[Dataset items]

***

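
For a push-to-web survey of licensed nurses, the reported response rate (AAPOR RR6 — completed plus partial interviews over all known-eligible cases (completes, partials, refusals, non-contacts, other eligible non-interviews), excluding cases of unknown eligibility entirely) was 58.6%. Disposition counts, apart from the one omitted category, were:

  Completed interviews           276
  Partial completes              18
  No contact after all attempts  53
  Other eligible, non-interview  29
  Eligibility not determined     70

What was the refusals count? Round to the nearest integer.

Num → 276 + 18 = 294
RR6 = 294 / D = 0.586
D = 294 / 0.586 = 501.7
Remaining denominator categories sum to 376
refusals = 501.7 − 376 ≈ 126

126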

***

◆ **Aim of the exercise**
The output should match the records above exactly, entry for entry.

◆ **Response to this task**
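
For a push-to-web survey of licensed nurses, the reported response rate (AAPOR RR6 — completed plus partial interviews over all known-eligible cases (completes, partials, refusals, non-contacts, other eligible non-interviews), excluding cases of unknown eligibility entirely) was 58.6%. Disposition counts, apart from the one omitted category, were:

  Completed interviews           276
  Partial completes              18
  No contact after all attempts  53
  Other eligible, non-interview  29
  Eligibility not determined     70

What was the refusals count? Round to the nearest integer.

Num → 276 + 18 = 294
RR6 = 294 / D = 0.586
D = 294 / 0.586 = 501.7
Remaining denominator categories sum to 376
refusals = 501.7 − 376 ≈ 126

126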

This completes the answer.